Where the string "following" occurs in a line of the entries below, copy that line.

━━━━━━━━━━━━━━━━━━━━

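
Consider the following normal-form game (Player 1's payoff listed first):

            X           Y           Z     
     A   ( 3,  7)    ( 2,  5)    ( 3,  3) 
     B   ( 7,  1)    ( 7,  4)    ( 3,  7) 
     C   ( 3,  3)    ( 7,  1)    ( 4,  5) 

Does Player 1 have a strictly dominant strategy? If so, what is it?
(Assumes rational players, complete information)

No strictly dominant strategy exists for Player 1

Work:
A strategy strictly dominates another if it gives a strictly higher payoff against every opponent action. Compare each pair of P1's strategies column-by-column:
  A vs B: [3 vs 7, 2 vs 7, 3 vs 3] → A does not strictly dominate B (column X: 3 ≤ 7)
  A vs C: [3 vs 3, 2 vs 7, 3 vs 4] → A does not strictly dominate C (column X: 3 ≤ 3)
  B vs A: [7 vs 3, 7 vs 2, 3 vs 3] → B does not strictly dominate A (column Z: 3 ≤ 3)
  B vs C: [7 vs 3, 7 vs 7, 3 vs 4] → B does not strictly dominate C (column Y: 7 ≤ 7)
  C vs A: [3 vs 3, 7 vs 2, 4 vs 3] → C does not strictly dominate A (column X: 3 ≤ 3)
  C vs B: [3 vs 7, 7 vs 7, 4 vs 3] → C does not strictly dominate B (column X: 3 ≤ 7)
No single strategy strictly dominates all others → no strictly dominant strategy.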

━━━━━━━━━━━━━━━━━━━━

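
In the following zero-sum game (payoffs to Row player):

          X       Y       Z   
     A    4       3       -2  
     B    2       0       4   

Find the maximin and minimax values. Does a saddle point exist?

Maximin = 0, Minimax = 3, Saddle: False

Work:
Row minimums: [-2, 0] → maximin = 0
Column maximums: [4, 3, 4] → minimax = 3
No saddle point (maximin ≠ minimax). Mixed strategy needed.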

━━━━━━━━━━━━━━━━━━━━

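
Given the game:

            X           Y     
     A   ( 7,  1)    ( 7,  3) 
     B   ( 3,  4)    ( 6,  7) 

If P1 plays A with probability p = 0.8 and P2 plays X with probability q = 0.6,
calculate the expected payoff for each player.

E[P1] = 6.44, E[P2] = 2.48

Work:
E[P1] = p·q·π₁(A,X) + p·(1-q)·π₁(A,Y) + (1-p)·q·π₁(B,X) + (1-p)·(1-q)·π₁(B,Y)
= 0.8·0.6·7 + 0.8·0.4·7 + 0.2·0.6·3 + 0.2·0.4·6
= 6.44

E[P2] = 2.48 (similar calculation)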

━━━━━━━━━━━━━━━━━━━━

▶ _Answer for the task_
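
Consider the following normal-form game (Player 1's payoff listed first):
In the following zero-sum game (payoffs to Row player):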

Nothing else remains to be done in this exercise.